◆ ABOUT THIS TASK ◆
Those lines of the data that hold the word "probing" are to be copied out.

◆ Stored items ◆
▬▬▬▬▬▬

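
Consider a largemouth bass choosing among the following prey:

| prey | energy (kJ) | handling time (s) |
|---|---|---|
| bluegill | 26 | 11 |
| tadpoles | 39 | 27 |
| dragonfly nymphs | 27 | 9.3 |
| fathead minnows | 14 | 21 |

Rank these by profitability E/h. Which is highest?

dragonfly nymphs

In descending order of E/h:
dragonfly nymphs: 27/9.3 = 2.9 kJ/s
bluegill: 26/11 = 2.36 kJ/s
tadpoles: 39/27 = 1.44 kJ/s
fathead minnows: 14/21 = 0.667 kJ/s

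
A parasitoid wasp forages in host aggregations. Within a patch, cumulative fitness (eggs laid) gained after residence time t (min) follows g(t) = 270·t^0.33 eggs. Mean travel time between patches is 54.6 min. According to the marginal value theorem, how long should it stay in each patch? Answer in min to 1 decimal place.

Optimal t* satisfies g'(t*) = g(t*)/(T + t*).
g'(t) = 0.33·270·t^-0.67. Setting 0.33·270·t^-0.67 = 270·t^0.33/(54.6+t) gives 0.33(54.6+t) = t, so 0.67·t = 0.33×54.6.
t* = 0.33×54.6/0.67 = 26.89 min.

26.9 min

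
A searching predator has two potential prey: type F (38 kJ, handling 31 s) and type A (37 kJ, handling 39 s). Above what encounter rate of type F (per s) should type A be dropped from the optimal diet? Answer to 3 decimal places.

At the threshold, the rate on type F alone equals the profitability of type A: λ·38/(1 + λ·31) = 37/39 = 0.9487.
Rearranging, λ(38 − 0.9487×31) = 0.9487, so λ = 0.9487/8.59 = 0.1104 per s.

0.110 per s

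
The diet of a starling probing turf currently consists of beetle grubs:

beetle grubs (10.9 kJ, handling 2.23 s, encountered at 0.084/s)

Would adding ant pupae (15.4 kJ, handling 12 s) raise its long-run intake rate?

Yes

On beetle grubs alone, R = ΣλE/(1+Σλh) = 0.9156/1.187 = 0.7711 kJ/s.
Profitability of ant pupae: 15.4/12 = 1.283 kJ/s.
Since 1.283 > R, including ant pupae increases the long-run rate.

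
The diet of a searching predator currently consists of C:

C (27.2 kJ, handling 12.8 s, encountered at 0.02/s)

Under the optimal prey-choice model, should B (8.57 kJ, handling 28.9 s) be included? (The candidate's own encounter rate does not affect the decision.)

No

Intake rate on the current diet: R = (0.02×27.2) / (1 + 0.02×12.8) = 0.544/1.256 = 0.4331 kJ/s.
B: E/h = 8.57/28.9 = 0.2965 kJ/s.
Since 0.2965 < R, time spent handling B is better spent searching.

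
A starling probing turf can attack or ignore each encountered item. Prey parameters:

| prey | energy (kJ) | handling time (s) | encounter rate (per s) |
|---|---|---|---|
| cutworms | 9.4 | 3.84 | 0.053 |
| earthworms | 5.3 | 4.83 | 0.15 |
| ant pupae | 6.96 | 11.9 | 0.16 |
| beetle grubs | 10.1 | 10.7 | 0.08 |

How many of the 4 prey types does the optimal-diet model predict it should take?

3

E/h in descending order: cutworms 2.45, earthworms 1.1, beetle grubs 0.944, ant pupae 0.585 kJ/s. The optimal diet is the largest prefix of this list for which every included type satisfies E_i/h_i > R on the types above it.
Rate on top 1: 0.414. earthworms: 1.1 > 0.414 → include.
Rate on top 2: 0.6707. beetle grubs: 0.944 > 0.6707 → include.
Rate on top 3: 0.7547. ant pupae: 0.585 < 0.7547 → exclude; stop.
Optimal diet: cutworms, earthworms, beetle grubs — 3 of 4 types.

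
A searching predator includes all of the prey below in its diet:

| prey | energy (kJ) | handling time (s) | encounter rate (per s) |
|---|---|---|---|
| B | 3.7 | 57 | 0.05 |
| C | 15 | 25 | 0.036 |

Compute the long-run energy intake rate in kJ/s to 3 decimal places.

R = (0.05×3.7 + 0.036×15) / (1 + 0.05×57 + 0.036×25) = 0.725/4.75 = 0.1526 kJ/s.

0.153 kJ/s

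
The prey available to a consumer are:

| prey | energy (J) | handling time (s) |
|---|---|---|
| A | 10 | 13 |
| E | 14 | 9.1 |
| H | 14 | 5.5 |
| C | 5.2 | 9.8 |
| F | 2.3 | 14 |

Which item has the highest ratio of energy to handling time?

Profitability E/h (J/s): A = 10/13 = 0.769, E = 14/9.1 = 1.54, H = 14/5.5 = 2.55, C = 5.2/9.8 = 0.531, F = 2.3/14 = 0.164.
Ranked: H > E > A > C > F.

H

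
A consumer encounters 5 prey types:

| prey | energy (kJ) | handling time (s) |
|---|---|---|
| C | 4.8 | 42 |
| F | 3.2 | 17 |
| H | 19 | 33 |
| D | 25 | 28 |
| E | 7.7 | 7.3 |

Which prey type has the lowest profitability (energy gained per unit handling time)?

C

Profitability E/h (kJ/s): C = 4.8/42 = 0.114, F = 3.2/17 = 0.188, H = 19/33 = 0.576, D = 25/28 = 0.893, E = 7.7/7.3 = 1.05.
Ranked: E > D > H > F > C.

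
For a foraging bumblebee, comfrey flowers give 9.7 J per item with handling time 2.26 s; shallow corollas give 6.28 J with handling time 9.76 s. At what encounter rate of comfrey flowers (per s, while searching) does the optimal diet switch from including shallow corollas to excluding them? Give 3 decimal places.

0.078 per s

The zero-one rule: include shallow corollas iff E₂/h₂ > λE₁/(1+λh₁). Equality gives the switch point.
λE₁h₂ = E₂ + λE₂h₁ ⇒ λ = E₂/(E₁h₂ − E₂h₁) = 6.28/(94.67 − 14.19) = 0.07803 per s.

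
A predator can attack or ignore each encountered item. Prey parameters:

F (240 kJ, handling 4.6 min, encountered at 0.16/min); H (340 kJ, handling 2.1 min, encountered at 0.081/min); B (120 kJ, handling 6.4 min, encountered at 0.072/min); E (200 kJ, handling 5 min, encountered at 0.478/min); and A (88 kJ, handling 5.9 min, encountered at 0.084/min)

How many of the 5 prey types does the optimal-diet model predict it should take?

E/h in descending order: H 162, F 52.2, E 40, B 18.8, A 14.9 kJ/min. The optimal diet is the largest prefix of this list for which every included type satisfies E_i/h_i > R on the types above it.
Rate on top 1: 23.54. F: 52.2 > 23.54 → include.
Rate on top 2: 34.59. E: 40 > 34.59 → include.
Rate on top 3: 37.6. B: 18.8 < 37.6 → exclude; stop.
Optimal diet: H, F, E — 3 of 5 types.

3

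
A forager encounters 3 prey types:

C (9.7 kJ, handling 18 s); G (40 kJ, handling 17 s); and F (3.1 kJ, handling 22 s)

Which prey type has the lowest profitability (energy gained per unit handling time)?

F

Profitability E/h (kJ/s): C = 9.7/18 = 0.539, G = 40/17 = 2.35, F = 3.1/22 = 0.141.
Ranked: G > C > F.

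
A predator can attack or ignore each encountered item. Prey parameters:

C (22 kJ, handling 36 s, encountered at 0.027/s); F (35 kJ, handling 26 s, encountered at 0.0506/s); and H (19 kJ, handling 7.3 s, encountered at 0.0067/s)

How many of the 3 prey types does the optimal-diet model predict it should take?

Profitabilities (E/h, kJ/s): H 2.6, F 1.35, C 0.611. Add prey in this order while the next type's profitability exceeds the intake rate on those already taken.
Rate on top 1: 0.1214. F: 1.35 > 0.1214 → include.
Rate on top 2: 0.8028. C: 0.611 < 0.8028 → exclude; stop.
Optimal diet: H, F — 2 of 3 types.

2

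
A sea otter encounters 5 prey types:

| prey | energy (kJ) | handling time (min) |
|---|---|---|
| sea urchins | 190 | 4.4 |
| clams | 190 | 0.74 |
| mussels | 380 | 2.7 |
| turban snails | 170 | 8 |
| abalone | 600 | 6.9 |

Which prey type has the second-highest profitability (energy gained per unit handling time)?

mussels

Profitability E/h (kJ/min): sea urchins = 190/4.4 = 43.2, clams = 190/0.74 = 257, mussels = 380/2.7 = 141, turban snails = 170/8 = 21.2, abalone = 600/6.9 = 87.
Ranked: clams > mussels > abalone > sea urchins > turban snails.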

▬▬▬▬▬▬

◆ WRITTEN SOLUTION ◆
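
The diet of a starling probing turf currently consists of beetle grubs:
A starling probing turf can attack or ignore each encountered item. Prey parameters: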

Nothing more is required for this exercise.